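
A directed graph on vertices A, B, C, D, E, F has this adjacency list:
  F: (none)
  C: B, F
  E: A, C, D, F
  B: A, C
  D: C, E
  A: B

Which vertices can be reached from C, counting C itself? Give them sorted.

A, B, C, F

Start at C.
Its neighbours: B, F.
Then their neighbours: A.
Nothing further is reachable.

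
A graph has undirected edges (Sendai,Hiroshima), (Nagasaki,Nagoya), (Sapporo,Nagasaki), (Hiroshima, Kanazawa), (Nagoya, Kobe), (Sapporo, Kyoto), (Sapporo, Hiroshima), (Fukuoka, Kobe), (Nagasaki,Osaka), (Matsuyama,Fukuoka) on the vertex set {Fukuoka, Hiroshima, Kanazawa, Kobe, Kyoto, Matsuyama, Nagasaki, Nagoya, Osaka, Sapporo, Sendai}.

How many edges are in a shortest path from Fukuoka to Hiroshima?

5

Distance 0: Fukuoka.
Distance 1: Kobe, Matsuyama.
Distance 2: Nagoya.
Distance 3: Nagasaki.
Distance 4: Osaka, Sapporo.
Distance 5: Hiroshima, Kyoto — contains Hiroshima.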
══════
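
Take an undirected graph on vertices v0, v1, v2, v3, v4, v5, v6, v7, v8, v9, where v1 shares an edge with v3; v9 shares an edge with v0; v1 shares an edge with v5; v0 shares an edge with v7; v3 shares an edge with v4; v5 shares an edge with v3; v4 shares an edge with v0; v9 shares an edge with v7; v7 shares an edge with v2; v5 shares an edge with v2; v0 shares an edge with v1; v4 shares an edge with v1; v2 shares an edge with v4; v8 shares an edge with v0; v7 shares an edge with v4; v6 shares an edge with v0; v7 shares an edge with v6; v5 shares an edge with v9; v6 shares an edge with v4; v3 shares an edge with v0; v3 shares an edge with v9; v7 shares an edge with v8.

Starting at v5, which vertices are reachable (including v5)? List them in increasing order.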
══════
Taking the records above, retype every line from the one with "Which vertices can" down to the one with "A graph has", exactly and with nothing else.

SOLUTION TO THIS EXERCISE:
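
Which vertices can be reached from C, counting C itself? Give them sorted.

A, B, C, F

Start at C.
Its neighbours: B, F.
Then their neighbours: A.
Nothing further is reachable.

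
A graph has undirected edges (Sendai,Hiroshima), (Nagasaki,Nagoya), (Sapporo,Nagasaki), (Hiroshima, Kanazawa), (Nagoya, Kobe), (Sapporo, Kyoto), (Sapporo, Hiroshima), (Fukuoka, Kobe), (Nagasaki,Osaka), (Matsuyama,Fukuoka) on the vertex set {Fukuoka, Hiroshima, Kanazawa, Kobe, Kyoto, Matsuyama, Nagasaki, Nagoya, Osaka, Sapporo, Sendai}.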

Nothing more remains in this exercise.